Information shown:
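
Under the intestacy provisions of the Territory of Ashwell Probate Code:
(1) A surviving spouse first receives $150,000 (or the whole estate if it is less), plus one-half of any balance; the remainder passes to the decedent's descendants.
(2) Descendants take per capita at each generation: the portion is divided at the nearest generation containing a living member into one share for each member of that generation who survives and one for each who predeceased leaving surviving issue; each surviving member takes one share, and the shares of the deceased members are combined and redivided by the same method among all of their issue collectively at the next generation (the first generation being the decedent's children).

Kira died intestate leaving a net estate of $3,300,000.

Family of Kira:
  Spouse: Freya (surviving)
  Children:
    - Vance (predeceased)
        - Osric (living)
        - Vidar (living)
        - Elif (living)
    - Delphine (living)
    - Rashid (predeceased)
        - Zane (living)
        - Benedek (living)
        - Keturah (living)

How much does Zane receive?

Freya first takes $150,000, leaving a balance of $3,150,000. Freya then takes one-half of the balance ($1,575,000), for a total of $1,725,000. The remaining $1,575,000 passes to the descendants.
The descendants' portion ($1,575,000) is divided at the children's generation into 3 shares of $525,000. Delphine takes $525,000. The 2 shares of the deceased (Vance and Rashid) are combined into a pool of $1,050,000.
That pool ($1,050,000) is divided at the grandchildren's generation equally among Osric, Vidar, Elif, Zane, Benedek, and Keturah: $175,000 each.

Zane receives $175,000.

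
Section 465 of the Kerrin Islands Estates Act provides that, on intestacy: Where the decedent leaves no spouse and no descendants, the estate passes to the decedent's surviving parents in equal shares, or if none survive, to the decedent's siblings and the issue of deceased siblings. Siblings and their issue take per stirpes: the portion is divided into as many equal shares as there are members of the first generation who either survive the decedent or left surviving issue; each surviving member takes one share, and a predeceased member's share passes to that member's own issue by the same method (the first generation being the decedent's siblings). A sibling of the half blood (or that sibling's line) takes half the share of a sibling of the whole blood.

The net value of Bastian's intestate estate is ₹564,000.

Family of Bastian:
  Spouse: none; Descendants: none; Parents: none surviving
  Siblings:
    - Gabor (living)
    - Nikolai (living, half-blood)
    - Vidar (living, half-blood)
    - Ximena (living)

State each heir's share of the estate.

Gabor: ₹188,000; Nikolai: ₹94,000; Vidar: ₹94,000; Ximena: ₹188,000

The entire ₹564,000 passes to the siblings and their issue.
Counting each half-blood sibling's line as half a unit, there are 3 units in ₹564,000, so one unit is ₹188,000. Whole-blood lines (Gabor and Ximena) take ₹188,000 each; half-blood lines (Nikolai and Vidar) take ₹94,000 each.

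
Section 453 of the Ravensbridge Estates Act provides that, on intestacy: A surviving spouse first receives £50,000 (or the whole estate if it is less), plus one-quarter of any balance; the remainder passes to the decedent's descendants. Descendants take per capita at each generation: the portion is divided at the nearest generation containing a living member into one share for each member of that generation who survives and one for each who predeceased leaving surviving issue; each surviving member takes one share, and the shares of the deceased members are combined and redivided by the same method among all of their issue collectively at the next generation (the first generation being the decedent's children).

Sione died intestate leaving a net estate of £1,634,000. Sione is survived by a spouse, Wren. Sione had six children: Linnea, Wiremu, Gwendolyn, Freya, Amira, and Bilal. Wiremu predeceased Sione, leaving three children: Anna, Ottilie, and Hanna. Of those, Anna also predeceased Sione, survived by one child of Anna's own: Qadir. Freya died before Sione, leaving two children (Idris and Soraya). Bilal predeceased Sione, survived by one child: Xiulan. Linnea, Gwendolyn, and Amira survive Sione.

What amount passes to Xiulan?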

Work to complete: Reproduce the listing above precisely.

Response box:
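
Under the intestacy provisions of the Territory of Ashwell Probate Code:
(1) A surviving spouse first receives $150,000 (or the whole estate if it is less), plus one-half of any balance; the remainder passes to the decedent's descendants.
(2) Descendants take per capita at each generation: the portion is divided at the nearest generation containing a living member into one share for each member of that generation who survives and one for each who predeceased leaving surviving issue; each surviving member takes one share, and the shares of the deceased members are combined and redivided by the same method among all of their issue collectively at the next generation (the first generation being the decedent's children).

Kira died intestate leaving a net estate of $3,300,000.

Family of Kira:
  Spouse: Freya (surviving)
  Children:
    - Vance (predeceased)
        - Osric (living)
        - Vidar (living)
        - Elif (living)
    - Delphine (living)
    - Rashid (predeceased)
        - Zane (living)
        - Benedek (living)
        - Keturah (living)

How much does Zane receive?

Freya first takes $150,000, leaving a balance of $3,150,000. Freya then takes one-half of the balance ($1,575,000), for a total of $1,725,000. The remaining $1,575,000 passes to the descendants.
The descendants' portion ($1,575,000) is divided at the children's generation into 3 shares of $525,000. Delphine takes $525,000. The 2 shares of the deceased (Vance and Rashid) are combined into a pool of $1,050,000.
That pool ($1,050,000) is divided at the grandchildren's generation equally among Osric, Vidar, Elif, Zane, Benedek, and Keturah: $175,000 each.

Zane receives $175,000.

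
Section 465 of the Kerrin Islands Estates Act provides that, on intestacy: Where the decedent leaves no spouse and no descendants, the estate passes to the decedent's surviving parents in equal shares, or if none survive, to the decedent's siblings and the issue of deceased siblings. Siblings and their issue take per stirpes: the portion is divided into as many equal shares as there are members of the first generation who either survive the decedent or left surviving issue; each surviving member takes one share, and a predeceased member's share passes to that member's own issue by the same method (the first generation being the decedent's siblings). A sibling of the half blood (or that sibling's line) takes half the share of a sibling of the whole blood.

The net value of Bastian's intestate estate is ₹564,000.

Family of Bastian:
  Spouse: none; Descendants: none; Parents: none surviving
  Siblings:
    - Gabor (living)
    - Nikolai (living, half-blood)
    - Vidar (living, half-blood)
    - Ximena (living)

State each heir's share of the estate.

Gabor: ₹188,000; Nikolai: ₹94,000; Vidar: ₹94,000; Ximena: ₹188,000

The entire ₹564,000 passes to the siblings and their issue.
Counting each half-blood sibling's line as half a unit, there are 3 units in ₹564,000, so one unit is ₹188,000. Whole-blood lines (Gabor and Ximena) take ₹188,000 each; half-blood lines (Nikolai and Vidar) take ₹94,000 each.

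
Section 453 of the Ravensbridge Estates Act provides that, on intestacy: A surviving spouse first receives £50,000 (or the whole estate if it is less), plus one-quarter of any balance; the remainder passes to the decedent's descendants. Descendants take per capita at each generation: the portion is divided at the nearest generation containing a living member into one share for each member of that generation who survives and one for each who predeceased leaving surviving issue; each surviving member takes one share, and the shares of the deceased members are combined and redivided by the same method among all of their issue collectively at the next generation (the first generation being the decedent's children).

Sione died intestate leaving a net estate of £1,634,000. Sione is survived by a spouse, Wren. Sione had six children: Linnea, Wiremu, Gwendolyn, Freya, Amira, and Bilal. Wiremu predeceased Sione, leaving three children: Anna, Ottilie, and Hanna. Of those, Anna also predeceased Sione, survived by one child of Anna's own: Qadir. Freya died before Sione, leaving two children (Idris and Soraya). Bilal predeceased Sione, survived by one child: Xiulan. Linnea, Gwendolyn, and Amira survive Sione.

What amount passes to Xiulan?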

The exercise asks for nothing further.